From the entries underneath, give the number of lines holding the word "agent", without any other words.

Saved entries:
******

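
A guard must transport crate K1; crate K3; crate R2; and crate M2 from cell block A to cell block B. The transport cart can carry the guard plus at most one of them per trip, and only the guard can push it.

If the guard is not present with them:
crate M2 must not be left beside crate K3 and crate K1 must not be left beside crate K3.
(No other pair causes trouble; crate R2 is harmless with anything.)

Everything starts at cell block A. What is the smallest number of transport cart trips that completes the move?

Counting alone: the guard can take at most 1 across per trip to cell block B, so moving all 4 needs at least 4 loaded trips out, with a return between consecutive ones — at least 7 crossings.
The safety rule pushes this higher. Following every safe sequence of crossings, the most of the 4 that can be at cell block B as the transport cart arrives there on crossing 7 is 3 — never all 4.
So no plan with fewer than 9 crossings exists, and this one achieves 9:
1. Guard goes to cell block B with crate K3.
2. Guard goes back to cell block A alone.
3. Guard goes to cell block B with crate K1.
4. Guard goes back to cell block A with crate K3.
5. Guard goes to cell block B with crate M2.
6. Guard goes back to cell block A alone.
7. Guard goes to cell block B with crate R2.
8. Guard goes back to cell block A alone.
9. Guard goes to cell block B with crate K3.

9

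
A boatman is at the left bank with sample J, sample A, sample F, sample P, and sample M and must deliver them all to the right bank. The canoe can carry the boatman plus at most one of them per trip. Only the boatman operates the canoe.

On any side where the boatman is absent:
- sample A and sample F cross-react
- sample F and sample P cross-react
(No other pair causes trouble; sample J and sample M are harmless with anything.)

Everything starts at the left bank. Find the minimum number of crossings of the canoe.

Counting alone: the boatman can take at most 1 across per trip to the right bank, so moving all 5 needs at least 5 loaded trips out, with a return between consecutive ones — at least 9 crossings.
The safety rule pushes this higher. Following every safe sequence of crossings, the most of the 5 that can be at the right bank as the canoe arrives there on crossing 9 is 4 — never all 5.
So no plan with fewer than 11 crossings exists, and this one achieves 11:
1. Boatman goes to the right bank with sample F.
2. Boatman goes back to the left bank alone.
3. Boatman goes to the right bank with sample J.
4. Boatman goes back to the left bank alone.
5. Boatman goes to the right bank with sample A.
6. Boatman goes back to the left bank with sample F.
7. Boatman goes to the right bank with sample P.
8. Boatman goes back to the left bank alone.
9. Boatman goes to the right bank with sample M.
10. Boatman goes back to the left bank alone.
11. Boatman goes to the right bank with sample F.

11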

******

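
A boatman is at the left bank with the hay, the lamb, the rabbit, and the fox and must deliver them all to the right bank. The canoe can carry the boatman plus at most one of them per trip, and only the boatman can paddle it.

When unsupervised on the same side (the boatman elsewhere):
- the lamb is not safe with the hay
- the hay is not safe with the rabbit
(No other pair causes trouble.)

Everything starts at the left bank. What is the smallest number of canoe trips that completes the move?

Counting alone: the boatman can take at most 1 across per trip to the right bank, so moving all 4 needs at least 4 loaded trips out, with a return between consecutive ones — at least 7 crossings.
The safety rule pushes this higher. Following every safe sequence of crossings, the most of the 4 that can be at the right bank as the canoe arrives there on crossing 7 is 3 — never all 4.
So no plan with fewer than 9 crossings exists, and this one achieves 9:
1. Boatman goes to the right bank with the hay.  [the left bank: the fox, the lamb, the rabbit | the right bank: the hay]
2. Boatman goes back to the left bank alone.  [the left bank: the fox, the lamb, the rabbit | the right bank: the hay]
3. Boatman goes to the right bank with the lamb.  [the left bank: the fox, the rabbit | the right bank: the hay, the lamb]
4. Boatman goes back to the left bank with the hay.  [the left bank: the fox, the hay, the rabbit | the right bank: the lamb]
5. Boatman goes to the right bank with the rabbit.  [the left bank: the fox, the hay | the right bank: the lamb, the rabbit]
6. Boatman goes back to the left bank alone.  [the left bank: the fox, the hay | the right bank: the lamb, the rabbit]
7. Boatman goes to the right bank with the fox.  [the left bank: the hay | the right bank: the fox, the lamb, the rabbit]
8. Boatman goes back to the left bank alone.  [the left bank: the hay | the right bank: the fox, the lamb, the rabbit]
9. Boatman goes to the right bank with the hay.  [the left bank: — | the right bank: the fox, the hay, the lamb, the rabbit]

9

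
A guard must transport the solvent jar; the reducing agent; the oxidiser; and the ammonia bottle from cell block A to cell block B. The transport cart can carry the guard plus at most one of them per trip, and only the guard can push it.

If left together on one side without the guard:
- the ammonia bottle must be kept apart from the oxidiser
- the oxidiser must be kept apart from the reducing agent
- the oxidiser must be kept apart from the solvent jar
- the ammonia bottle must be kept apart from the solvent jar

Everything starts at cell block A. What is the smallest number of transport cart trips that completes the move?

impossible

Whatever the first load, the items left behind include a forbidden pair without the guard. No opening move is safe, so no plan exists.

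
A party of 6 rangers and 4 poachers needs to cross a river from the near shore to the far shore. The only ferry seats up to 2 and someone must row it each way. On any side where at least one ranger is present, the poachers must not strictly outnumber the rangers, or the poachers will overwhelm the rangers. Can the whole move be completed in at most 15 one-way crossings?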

******

- [Response]: 2